### WORK INSTRUCTIONS:
Each entry below should be printed exactly as given.

### TASK DATA:
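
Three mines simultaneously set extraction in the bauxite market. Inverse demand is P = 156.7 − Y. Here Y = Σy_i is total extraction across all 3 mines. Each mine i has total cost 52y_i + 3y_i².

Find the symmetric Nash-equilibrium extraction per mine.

A representative mine's profit is π_i = y_i(156.7 − Y) − 52y_i − 3y_i², with Y = y_i + Σ_{j≠i} y_j.
First-order condition: 104.7 − 8y_i − Σ_{j≠i} y_j = 0.
Imposing symmetry (y_j = y for all j) turns Σ_{j≠i} y_j into 2y, so 104.7 = 10y and y = 10.47.

10.47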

### ANSWER TO THE PROBLEM:
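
Three mines simultaneously set extraction in the bauxite market. Inverse demand is P = 156.7 − Y. Here Y = Σy_i is total extraction across all 3 mines. Each mine i has total cost 52y_i + 3y_i².

Find the symmetric Nash-equilibrium extraction per mine.

A representative mine's profit is π_i = y_i(156.7 − Y) − 52y_i − 3y_i², with Y = y_i + Σ_{j≠i} y_j.
First-order condition: 104.7 − 8y_i − Σ_{j≠i} y_j = 0.
Imposing symmetry (y_j = y for all j) turns Σ_{j≠i} y_j into 2y, so 104.7 = 10y and y = 10.47.

10.47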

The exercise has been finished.